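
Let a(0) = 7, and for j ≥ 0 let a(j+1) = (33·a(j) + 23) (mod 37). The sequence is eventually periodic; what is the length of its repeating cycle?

We have a(0) = 7,  a(1) = 32,  a(2) = 6,  a(3) = 36,  a(4) = 27,  a(5) = 26,  a(6) = 30,  a(7) = 14,  a(8) = 4,  a(9) = 7.
Since a(9) = a(0) = 7, the sequence is periodic with period 9.

9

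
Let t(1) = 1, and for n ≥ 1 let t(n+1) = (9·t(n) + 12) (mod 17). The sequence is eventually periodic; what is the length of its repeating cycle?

t(1) = 1; t(2) = 4; t(3) = 14; t(4) = 2; t(5) = 13; t(6) = 10; t(7) = 0; t(8) = 12; t(9) = 1.
The sequence repeats with period 8.

8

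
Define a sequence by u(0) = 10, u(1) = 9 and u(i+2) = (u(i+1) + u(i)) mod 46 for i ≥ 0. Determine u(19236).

22

Computing terms: u(0) = 10,  u(1) = 9,  u(2) = 19,  u(3) = 28,  u(4) = 1,  u(5) = 29,  u(6) = 30,  u(7) = 13,  u(8) = 43,  u(9) = 10,  u(10) = 7,  u(11) = 17,  u(12) = 24,  u(13) = 41,  u(14) = 19,  u(15) = 14,  u(16) = 33,  u(17) = 1,  u(18) = 34,  u(19) = 35,  u(20) = 23,  u(21) = 12,  u(22) = 35,  u(23) = 1,  u(24) = 36,  u(25) = 37,  u(26) = 27,  u(27) = 18,  u(28) = 45,  u(29) = 17,  u(30) = 16,  u(31) = 33,  u(32) = 3,  u(33) = 36,  u(34) = 39,  u(35) = 29,  u(36) = 22,  u(37) = 5,  u(38) = 27,  u(39) = 32,  u(40) = 13,  u(41) = 45,  u(42) = 12,  u(43) = 11,  u(44) = 23,  u(45) = 34,  u(46) = 11,  u(47) = 45,  u(48) = 10,  u(49) = 9.
The sequence repeats with period 48.
(19236 - 0) mod 48 = 36, so u(19236) = u(36) = 22.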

-.-.-

Task description: Exactly as written, return every line of the material.

Solution below:
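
Let a(0) = 7, and for j ≥ 0 let a(j+1) = (33·a(j) + 23) (mod 37). The sequence is eventually periodic; what is the length of its repeating cycle?

We have a(0) = 7,  a(1) = 32,  a(2) = 6,  a(3) = 36,  a(4) = 27,  a(5) = 26,  a(6) = 30,  a(7) = 14,  a(8) = 4,  a(9) = 7.
Since a(9) = a(0) = 7, the sequence is periodic with period 9.

9

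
Let t(1) = 1, and for n ≥ 1 let t(n+1) = (9·t(n) + 12) (mod 17). The sequence is eventually periodic; what is the length of its repeating cycle?

t(1) = 1; t(2) = 4; t(3) = 14; t(4) = 2; t(5) = 13; t(6) = 10; t(7) = 0; t(8) = 12; t(9) = 1.
The sequence repeats with period 8.

8

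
Define a sequence by u(0) = 10, u(1) = 9 and u(i+2) = (u(i+1) + u(i)) mod 46 for i ≥ 0. Determine u(19236).

22

Computing terms: u(0) = 10,  u(1) = 9,  u(2) = 19,  u(3) = 28,  u(4) = 1,  u(5) = 29,  u(6) = 30,  u(7) = 13,  u(8) = 43,  u(9) = 10,  u(10) = 7,  u(11) = 17,  u(12) = 24,  u(13) = 41,  u(14) = 19,  u(15) = 14,  u(16) = 33,  u(17) = 1,  u(18) = 34,  u(19) = 35,  u(20) = 23,  u(21) = 12,  u(22) = 35,  u(23) = 1,  u(24) = 36,  u(25) = 37,  u(26) = 27,  u(27) = 18,  u(28) = 45,  u(29) = 17,  u(30) = 16,  u(31) = 33,  u(32) = 3,  u(33) = 36,  u(34) = 39,  u(35) = 29,  u(36) = 22,  u(37) = 5,  u(38) = 27,  u(39) = 32,  u(40) = 13,  u(41) = 45,  u(42) = 12,  u(43) = 11,  u(44) = 23,  u(45) = 34,  u(46) = 11,  u(47) = 45,  u(48) = 10,  u(49) = 9.
The sequence repeats with period 48.
(19236 - 0) mod 48 = 36, so u(19236) = u(36) = 22.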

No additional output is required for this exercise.